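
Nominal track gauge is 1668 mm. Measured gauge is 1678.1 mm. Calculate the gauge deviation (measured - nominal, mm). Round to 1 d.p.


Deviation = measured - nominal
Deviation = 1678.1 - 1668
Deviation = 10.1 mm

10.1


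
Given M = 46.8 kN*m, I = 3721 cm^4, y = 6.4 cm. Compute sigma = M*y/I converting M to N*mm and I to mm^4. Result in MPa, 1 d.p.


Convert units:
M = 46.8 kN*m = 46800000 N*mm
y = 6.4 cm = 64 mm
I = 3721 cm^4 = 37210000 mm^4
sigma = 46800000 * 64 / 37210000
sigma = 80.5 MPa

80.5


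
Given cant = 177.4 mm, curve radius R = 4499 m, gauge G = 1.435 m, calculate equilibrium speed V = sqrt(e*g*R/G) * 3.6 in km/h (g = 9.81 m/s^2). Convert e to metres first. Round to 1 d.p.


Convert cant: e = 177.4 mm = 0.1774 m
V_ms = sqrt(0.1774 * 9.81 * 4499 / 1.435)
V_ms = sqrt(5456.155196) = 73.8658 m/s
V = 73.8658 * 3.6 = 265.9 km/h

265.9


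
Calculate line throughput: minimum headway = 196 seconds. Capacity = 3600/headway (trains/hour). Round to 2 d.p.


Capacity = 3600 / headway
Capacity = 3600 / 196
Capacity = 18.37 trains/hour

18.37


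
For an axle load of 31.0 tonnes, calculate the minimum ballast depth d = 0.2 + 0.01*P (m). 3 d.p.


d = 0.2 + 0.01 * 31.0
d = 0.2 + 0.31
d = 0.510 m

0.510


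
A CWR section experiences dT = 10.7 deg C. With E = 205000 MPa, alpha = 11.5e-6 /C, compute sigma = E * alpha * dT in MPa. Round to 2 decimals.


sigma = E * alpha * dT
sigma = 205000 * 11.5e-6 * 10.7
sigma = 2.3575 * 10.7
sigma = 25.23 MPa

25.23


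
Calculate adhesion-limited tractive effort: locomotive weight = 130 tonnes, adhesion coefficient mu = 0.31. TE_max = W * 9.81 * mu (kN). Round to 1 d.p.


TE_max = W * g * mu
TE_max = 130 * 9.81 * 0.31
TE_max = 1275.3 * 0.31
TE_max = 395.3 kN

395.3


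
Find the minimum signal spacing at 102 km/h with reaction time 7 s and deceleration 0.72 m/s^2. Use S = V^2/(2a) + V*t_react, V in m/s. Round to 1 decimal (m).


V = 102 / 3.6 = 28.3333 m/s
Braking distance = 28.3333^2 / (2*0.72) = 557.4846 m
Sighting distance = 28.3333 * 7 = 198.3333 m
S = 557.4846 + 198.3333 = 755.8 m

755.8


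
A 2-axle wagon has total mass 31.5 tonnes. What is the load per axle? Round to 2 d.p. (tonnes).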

- [Required work]:
Produce the entries above once more, identical in every detail.

- [Worked solution]:
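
Nominal track gauge is 1668 mm. Measured gauge is 1678.1 mm. Calculate the gauge deviation (measured - nominal, mm). Round to 1 d.p.


Deviation = measured - nominal
Deviation = 1678.1 - 1668
Deviation = 10.1 mm

10.1


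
Given M = 46.8 kN*m, I = 3721 cm^4, y = 6.4 cm. Compute sigma = M*y/I converting M to N*mm and I to mm^4. Result in MPa, 1 d.p.


Convert units:
M = 46.8 kN*m = 46800000 N*mm
y = 6.4 cm = 64 mm
I = 3721 cm^4 = 37210000 mm^4
sigma = 46800000 * 64 / 37210000
sigma = 80.5 MPa

80.5


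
Given cant = 177.4 mm, curve radius R = 4499 m, gauge G = 1.435 m, calculate equilibrium speed V = sqrt(e*g*R/G) * 3.6 in km/h (g = 9.81 m/s^2). Convert e to metres first. Round to 1 d.p.


Convert cant: e = 177.4 mm = 0.1774 m
V_ms = sqrt(0.1774 * 9.81 * 4499 / 1.435)
V_ms = sqrt(5456.155196) = 73.8658 m/s
V = 73.8658 * 3.6 = 265.9 km/h

265.9


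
Calculate line throughput: minimum headway = 196 seconds. Capacity = 3600/headway (trains/hour). Round to 2 d.p.


Capacity = 3600 / headway
Capacity = 3600 / 196
Capacity = 18.37 trains/hour

18.37


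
For an axle load of 31.0 tonnes, calculate the minimum ballast depth d = 0.2 + 0.01*P (m). 3 d.p.


d = 0.2 + 0.01 * 31.0
d = 0.2 + 0.31
d = 0.510 m

0.510


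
A CWR section experiences dT = 10.7 deg C. With E = 205000 MPa, alpha = 11.5e-6 /C, compute sigma = E * alpha * dT in MPa. Round to 2 decimals.


sigma = E * alpha * dT
sigma = 205000 * 11.5e-6 * 10.7
sigma = 2.3575 * 10.7
sigma = 25.23 MPa

25.23


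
Calculate adhesion-limited tractive effort: locomotive weight = 130 tonnes, adhesion coefficient mu = 0.31. TE_max = W * 9.81 * mu (kN). Round to 1 d.p.


TE_max = W * g * mu
TE_max = 130 * 9.81 * 0.31
TE_max = 1275.3 * 0.31
TE_max = 395.3 kN

395.3


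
Find the minimum signal spacing at 102 km/h with reaction time 7 s and deceleration 0.72 m/s^2. Use S = V^2/(2a) + V*t_react, V in m/s. Round to 1 decimal (m).


V = 102 / 3.6 = 28.3333 m/s
Braking distance = 28.3333^2 / (2*0.72) = 557.4846 m
Sighting distance = 28.3333 * 7 = 198.3333 m
S = 557.4846 + 198.3333 = 755.8 m

755.8


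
A 2-axle wagon has total mass 31.5 tonnes. What is the load per axle? Round to 2 d.p. (tonnes).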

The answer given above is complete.